══ DATA UNDER STUDY
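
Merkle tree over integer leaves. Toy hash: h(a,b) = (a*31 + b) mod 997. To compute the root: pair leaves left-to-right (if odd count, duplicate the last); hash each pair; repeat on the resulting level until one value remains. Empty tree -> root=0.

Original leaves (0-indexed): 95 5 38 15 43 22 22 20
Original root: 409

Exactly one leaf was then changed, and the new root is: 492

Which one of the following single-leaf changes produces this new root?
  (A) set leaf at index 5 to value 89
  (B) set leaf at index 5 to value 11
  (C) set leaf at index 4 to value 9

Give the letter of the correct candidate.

Answer: A

Derivation:
Original leaves: [95, 5, 38, 15, 43, 22, 22, 20]
Target new root: 492
Try each candidate change and compute the resulting root:
Candidate A: set leaf[5] = 89 -> leaves = [95, 5, 38, 15, 43, 89, 22, 20]
  L0: [95, 5, 38, 15, 43, 89, 22, 20]
  L1: h(95,5)=(95*31+5)%997=956 h(38,15)=(38*31+15)%997=196 h(43,89)=(43*31+89)%997=425 h(22,20)=(22*31+20)%997=702 -> [956, 196, 425, 702]
  L2: h(956,196)=(956*31+196)%997=919 h(425,702)=(425*31+702)%997=916 -> [919, 916]
  L3: h(919,916)=(919*31+916)%997=492 -> [492]
  root = 492 == target 492  ** MATCH **
Candidate B: set leaf[5] = 11 -> leaves = [95, 5, 38, 15, 43, 11, 22, 20]
  L0: [95, 5, 38, 15, 43, 11, 22, 20]
  L1: h(95,5)=(95*31+5)%997=956 h(38,15)=(38*31+15)%997=196 h(43,11)=(43*31+11)%997=347 h(22,20)=(22*31+20)%997=702 -> [956, 196, 347, 702]
  L2: h(956,196)=(956*31+196)%997=919 h(347,702)=(347*31+702)%997=492 -> [919, 492]
  L3: h(919,492)=(919*31+492)%997=68 -> [68]
  root = 68 != target 492
Candidate C: set leaf[4] = 9 -> leaves = [95, 5, 38, 15, 9, 22, 22, 20]
  L0: [95, 5, 38, 15, 9, 22, 22, 20]
  L1: h(95,5)=(95*31+5)%997=956 h(38,15)=(38*31+15)%997=196 h(9,22)=(9*31+22)%997=301 h(22,20)=(22*31+20)%997=702 -> [956, 196, 301, 702]
  L2: h(956,196)=(956*31+196)%997=919 h(301,702)=(301*31+702)%997=63 -> [919, 63]
  L3: h(919,63)=(919*31+63)%997=636 -> [636]
  root = 636 != target 492
Candidate A produces the target root.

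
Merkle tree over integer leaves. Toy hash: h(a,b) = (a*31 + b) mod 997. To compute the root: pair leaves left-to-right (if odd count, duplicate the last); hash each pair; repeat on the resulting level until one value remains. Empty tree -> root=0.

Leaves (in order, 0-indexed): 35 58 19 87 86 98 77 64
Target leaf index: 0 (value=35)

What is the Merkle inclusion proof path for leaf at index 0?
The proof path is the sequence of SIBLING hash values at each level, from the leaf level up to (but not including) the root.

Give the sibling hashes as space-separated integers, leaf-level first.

Answer: 58 676 399

Derivation:
L0 (leaves): [35, 58, 19, 87, 86, 98, 77, 64], target index=0
L1: h(35,58)=(35*31+58)%997=146 [pair 0] h(19,87)=(19*31+87)%997=676 [pair 1] h(86,98)=(86*31+98)%997=770 [pair 2] h(77,64)=(77*31+64)%997=457 [pair 3] -> [146, 676, 770, 457]
  Sibling for proof at L0: 58
L2: h(146,676)=(146*31+676)%997=217 [pair 0] h(770,457)=(770*31+457)%997=399 [pair 1] -> [217, 399]
  Sibling for proof at L1: 676
L3: h(217,399)=(217*31+399)%997=147 [pair 0] -> [147]
  Sibling for proof at L2: 399
Root: 147
Proof path (sibling hashes from leaf to root): [58, 676, 399]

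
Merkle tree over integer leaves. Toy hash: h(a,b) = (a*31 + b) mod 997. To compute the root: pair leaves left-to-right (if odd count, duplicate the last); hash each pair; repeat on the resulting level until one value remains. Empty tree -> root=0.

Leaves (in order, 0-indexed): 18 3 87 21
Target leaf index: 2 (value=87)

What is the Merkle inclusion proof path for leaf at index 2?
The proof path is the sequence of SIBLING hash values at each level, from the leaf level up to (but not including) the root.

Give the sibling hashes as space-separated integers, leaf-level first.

L0 (leaves): [18, 3, 87, 21], target index=2
L1: h(18,3)=(18*31+3)%997=561 [pair 0] h(87,21)=(87*31+21)%997=724 [pair 1] -> [561, 724]
  Sibling for proof at L0: 21
L2: h(561,724)=(561*31+724)%997=169 [pair 0] -> [169]
  Sibling for proof at L1: 561
Root: 169
Proof path (sibling hashes from leaf to root): [21, 561]

Answer: 21 561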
════
Lines from the beginning of the data above through the line containing "(C) set leaf at index 4 to value 9" are to be returned exactly, and no others.

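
Merkle tree over integer leaves. Toy hash: h(a,b) = (a*31 + b) mod 997. To compute the root: pair leaves left-to-right (if odd count, duplicate the last); hash each pair; repeat on the resulting level until one value remains. Empty tree -> root=0.

Original leaves (0-indexed): 95 5 38 15 43 22 22 20
Original root: 409

Exactly one leaf was then changed, and the new root is: 492

Which one of the following single-leaf changes produces this new root?
  (A) set leaf at index 5 to value 89
  (B) set leaf at index 5 to value 11
  (C) set leaf at index 4 to value 9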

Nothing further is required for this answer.